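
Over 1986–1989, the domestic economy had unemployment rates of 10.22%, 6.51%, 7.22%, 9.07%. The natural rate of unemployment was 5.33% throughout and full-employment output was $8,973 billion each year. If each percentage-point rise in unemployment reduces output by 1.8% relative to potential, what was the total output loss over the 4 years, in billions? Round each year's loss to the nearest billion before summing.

Year 1986: gap = -1.8 × (10.22 - 5.33) = -8.802%, loss ≈ 8973 × 8.802/100 ≈ 790.
Year 1987: gap = -1.8 × (6.51 - 5.33) = -2.124%, loss ≈ 8973 × 2.124/100 ≈ 191.
Year 1988: gap = -1.8 × (7.22 - 5.33) = -3.402%, loss ≈ 8973 × 3.402/100 ≈ 305.
Year 1989: gap = -1.8 × (9.07 - 5.33) = -6.732%, loss ≈ 8973 × 6.732/100 ≈ 604.
Total lost output = 790 + 191 + 305 + 604 = 1890 billion.

$1,890 billion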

▶ **Your assignment**
Copy the records exactly, keeping every word in place.

▶ **Task output**
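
Over 1986–1989, the domestic economy had unemployment rates of 10.22%, 6.51%, 7.22%, 9.07%. The natural rate of unemployment was 5.33% throughout and full-employment output was $8,973 billion each year. If each percentage-point rise in unemployment reduces output by 1.8% relative to potential, what was the total output loss over the 4 years, in billions? Round each year's loss to the nearest billion before summing.

Year 1986: gap = -1.8 × (10.22 - 5.33) = -8.802%, loss ≈ 8973 × 8.802/100 ≈ 790.
Year 1987: gap = -1.8 × (6.51 - 5.33) = -2.124%, loss ≈ 8973 × 2.124/100 ≈ 191.
Year 1988: gap = -1.8 × (7.22 - 5.33) = -3.402%, loss ≈ 8973 × 3.402/100 ≈ 305.
Year 1989: gap = -1.8 × (9.07 - 5.33) = -6.732%, loss ≈ 8973 × 6.732/100 ≈ 604.
Total lost output = 790 + 191 + 305 + 604 = 1890 billion.

$1,890 billion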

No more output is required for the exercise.